*** Opening Input data ***
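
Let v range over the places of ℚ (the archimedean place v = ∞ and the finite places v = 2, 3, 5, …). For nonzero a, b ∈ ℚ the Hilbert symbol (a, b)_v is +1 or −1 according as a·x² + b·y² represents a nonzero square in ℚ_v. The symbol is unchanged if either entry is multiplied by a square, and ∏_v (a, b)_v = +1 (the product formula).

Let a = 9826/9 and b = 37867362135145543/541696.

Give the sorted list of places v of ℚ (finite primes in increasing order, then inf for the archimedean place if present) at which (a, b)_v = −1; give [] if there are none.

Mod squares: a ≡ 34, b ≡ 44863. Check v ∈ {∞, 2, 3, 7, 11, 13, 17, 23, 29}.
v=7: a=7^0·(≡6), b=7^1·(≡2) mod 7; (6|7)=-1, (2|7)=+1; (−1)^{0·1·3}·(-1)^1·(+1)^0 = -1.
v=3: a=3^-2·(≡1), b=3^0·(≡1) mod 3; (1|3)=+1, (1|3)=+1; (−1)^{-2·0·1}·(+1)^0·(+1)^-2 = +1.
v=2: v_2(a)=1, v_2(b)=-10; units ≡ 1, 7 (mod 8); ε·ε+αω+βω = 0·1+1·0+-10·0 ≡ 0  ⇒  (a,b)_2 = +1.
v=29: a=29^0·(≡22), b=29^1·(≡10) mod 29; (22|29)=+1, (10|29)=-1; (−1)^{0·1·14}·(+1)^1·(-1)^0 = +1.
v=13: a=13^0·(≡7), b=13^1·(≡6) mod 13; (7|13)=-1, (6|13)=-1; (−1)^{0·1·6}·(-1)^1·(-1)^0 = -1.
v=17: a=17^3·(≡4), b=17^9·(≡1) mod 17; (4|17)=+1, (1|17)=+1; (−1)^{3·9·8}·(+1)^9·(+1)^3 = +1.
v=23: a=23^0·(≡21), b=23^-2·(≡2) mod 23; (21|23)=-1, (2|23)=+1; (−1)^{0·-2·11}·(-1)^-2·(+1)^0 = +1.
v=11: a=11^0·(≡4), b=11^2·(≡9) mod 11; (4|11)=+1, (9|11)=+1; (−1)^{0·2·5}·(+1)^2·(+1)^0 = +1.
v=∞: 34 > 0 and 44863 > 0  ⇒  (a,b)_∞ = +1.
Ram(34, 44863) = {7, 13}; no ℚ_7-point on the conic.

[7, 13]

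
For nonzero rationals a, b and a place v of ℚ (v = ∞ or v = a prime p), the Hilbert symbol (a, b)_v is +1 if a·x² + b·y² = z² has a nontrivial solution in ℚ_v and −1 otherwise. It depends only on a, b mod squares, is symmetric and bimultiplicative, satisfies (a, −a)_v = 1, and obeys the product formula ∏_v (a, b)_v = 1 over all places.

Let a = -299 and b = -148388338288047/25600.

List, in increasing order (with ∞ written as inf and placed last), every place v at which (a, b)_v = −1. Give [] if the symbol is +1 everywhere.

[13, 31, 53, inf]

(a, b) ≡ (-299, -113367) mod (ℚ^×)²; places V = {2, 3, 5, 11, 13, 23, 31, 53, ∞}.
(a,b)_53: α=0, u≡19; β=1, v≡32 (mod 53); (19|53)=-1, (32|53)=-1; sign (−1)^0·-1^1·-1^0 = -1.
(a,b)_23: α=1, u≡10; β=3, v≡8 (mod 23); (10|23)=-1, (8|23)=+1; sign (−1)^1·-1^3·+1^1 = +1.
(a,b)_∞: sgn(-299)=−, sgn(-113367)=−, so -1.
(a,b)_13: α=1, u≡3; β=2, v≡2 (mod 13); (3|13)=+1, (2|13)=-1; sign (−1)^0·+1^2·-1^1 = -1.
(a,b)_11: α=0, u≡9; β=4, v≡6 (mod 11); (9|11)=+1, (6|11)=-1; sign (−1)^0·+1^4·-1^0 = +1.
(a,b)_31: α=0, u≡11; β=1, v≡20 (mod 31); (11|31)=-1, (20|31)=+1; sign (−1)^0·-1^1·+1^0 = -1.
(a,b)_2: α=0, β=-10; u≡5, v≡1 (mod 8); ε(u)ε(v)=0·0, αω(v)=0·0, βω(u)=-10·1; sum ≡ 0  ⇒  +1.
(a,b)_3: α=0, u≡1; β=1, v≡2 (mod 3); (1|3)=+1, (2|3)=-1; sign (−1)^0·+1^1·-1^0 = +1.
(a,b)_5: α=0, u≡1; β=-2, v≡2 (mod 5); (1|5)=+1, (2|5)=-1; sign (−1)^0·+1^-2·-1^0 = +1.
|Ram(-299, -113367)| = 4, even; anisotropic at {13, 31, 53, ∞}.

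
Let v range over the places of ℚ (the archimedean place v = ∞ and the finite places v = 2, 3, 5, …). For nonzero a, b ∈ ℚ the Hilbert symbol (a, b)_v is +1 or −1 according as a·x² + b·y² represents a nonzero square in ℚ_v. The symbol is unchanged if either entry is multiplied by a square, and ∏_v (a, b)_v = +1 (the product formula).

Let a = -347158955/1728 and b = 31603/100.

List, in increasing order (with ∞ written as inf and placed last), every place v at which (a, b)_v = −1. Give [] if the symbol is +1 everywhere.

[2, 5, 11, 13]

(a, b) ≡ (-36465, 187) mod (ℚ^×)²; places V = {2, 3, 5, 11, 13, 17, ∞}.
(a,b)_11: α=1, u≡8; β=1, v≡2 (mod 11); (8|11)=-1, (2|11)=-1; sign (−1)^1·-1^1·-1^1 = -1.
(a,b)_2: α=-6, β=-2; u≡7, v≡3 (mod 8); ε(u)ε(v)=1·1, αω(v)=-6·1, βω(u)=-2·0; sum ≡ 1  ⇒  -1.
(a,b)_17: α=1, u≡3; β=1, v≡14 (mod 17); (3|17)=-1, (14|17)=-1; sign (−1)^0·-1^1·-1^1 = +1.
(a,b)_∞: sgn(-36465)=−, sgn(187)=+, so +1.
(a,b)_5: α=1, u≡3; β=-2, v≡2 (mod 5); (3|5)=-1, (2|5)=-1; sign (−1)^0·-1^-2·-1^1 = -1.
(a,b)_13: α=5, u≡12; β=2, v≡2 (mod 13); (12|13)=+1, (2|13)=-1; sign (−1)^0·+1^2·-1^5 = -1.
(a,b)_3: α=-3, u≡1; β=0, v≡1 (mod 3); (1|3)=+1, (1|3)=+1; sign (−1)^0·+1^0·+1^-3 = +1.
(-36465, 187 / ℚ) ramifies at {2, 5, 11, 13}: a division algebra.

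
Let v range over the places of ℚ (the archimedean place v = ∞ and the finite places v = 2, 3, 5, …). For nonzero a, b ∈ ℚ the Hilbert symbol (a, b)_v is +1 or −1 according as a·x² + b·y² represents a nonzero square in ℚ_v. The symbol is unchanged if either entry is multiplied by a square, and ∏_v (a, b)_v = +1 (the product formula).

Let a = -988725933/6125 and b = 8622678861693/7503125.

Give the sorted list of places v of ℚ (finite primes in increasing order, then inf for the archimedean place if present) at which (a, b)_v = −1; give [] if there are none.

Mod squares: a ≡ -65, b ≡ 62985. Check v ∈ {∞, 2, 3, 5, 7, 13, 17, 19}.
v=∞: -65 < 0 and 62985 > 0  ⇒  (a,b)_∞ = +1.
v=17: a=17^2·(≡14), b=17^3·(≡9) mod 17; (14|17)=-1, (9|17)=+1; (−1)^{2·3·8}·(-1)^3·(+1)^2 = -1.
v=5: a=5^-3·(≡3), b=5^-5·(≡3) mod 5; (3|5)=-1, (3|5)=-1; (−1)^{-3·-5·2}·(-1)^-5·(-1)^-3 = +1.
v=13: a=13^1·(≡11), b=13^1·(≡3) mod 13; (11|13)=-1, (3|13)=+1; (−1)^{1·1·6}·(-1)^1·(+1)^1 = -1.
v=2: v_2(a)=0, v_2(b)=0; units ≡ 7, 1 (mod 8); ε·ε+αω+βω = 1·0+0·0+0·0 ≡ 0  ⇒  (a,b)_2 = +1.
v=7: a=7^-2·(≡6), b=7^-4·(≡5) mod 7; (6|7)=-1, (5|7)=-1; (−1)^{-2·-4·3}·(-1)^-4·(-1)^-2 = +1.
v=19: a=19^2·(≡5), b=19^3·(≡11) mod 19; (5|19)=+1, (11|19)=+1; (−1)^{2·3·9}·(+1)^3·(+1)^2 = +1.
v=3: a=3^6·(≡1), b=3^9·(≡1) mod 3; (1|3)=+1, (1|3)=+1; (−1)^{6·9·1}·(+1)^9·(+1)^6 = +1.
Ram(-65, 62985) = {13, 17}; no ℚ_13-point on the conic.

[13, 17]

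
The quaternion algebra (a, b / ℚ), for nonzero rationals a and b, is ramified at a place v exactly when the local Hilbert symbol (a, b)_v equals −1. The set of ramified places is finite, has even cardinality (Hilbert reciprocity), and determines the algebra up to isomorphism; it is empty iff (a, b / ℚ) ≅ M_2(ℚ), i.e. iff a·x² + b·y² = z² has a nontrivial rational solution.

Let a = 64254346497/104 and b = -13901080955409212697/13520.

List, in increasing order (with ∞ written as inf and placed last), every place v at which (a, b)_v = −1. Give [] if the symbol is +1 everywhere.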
*** Closing Input data ***
→ **Activity**
Identify the lines of the data that contain the word "nontrivial". Copy each of them.

→ **Finished exercise**
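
For nonzero rationals a, b and a place v of ℚ (v = ∞ or v = a prime p), the Hilbert symbol (a, b)_v is +1 if a·x² + b·y² = z² has a nontrivial solution in ℚ_v and −1 otherwise. It depends only on a, b mod squares, is symmetric and bimultiplicative, satisfies (a, −a)_v = 1, and obeys the product formula ∏_v (a, b)_v = 1 over all places.
The quaternion algebra (a, b / ℚ), for nonzero rationals a and b, is ramified at a place v exactly when the local Hilbert symbol (a, b)_v equals −1. The set of ramified places is finite, has even cardinality (Hilbert reciprocity), and determines the algebra up to isomorphism; it is empty iff (a, b / ℚ) ≅ M_2(ℚ), i.e. iff a·x² + b·y² = z² has a nontrivial rational solution.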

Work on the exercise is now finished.